Answer with a single number stating how many lines of the entries below include the string "better".

Collected data:
━━━━━━

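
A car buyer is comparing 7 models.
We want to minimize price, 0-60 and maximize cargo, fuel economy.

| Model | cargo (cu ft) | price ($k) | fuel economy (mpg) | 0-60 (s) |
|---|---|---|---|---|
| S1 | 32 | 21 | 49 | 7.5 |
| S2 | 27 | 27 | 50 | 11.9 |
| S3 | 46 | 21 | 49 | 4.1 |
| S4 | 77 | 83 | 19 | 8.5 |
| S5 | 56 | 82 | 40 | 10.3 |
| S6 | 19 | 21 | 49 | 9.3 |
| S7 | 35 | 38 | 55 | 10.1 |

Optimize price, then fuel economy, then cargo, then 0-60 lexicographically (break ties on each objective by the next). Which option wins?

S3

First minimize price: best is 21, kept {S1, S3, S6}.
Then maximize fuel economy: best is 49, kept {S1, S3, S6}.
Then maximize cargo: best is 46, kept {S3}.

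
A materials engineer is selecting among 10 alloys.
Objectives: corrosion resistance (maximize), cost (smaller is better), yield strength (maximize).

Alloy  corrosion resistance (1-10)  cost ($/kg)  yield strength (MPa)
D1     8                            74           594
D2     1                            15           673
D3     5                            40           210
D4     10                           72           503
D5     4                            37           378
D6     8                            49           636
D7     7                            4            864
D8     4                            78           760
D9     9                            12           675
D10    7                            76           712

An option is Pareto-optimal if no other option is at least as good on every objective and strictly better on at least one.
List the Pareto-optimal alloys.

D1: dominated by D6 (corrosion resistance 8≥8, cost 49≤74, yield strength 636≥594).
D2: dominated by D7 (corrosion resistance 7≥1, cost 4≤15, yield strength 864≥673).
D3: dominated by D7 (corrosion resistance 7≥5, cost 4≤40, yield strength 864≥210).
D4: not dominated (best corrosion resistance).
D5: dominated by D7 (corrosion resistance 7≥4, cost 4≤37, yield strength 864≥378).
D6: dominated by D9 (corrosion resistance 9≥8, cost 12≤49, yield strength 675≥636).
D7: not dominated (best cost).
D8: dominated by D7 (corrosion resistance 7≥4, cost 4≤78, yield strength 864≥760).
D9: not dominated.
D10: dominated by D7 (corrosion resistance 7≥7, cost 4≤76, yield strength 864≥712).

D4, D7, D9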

━━━━━━

#### [Written answer]
2